Requirement - Give back all of the data exactly as written.

+--

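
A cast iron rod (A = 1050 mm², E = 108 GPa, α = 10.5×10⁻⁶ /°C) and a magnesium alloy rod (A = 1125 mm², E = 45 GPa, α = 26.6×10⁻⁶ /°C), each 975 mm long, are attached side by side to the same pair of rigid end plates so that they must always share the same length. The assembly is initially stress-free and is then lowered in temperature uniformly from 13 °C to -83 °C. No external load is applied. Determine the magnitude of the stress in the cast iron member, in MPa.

The magnesium alloy has the larger α, so on cooling it would change length more than the cast iron if both were free. The rigid plates force a common final length, so the magnesium alloy is put into tension and the cast iron into compression, with equal and opposite forces P (no external load).
Setting the final lengths equal and cancelling L: (α₁ − α₂)ΔT = P/(A₁E₁) + P/(A₂E₂).
|α₁ − α₂|·ΔT = 16.1×10⁻⁶ × 96 = 0.001546.
1/(A₁E₁) + 1/(A₂E₂) = 1/(1050×108×10³) + 1/(1125×45×10³) = 2.857×10⁻⁸ N⁻¹.
P = 0.001546 / 2.857×10⁻⁸ = 54100 N = 54.1 kN.
σ_{cast iron} = P/A₁ = 54100/1050 = 51.52 MPa, compressive.

σ ≈ 51.5 MPa (compressive)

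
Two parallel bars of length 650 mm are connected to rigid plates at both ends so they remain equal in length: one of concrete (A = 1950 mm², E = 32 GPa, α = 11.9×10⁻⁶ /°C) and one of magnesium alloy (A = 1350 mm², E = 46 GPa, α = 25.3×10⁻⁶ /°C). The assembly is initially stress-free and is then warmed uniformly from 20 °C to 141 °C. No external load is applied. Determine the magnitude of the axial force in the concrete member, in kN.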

+--

Written answer -
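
A cast iron rod (A = 1050 mm², E = 108 GPa, α = 10.5×10⁻⁶ /°C) and a magnesium alloy rod (A = 1125 mm², E = 45 GPa, α = 26.6×10⁻⁶ /°C), each 975 mm long, are attached side by side to the same pair of rigid end plates so that they must always share the same length. The assembly is initially stress-free and is then lowered in temperature uniformly from 13 °C to -83 °C. No external load is applied. Determine the magnitude of the stress in the cast iron member, in MPa.

The magnesium alloy has the larger α, so on cooling it would change length more than the cast iron if both were free. The rigid plates force a common final length, so the magnesium alloy is put into tension and the cast iron into compression, with equal and opposite forces P (no external load).
Setting the final lengths equal and cancelling L: (α₁ − α₂)ΔT = P/(A₁E₁) + P/(A₂E₂).
|α₁ − α₂|·ΔT = 16.1×10⁻⁶ × 96 = 0.001546.
1/(A₁E₁) + 1/(A₂E₂) = 1/(1050×108×10³) + 1/(1125×45×10³) = 2.857×10⁻⁸ N⁻¹.
P = 0.001546 / 2.857×10⁻⁸ = 54100 N = 54.1 kN.
σ_{cast iron} = P/A₁ = 54100/1050 = 51.52 MPa, compressive.

σ ≈ 51.5 MPa (compressive)

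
Two parallel bars of length 650 mm are connected to rigid plates at both ends so they remain equal in length: one of concrete (A = 1950 mm², E = 32 GPa, α = 11.9×10⁻⁶ /°C) and one of magnesium alloy (A = 1350 mm², E = 46 GPa, α = 25.3×10⁻⁶ /°C). The assembly is initially stress-free and is then warmed uniformly from 20 °C to 141 °C. No external load is applied. Determine the magnitude of the axial force in the concrete member, in kN.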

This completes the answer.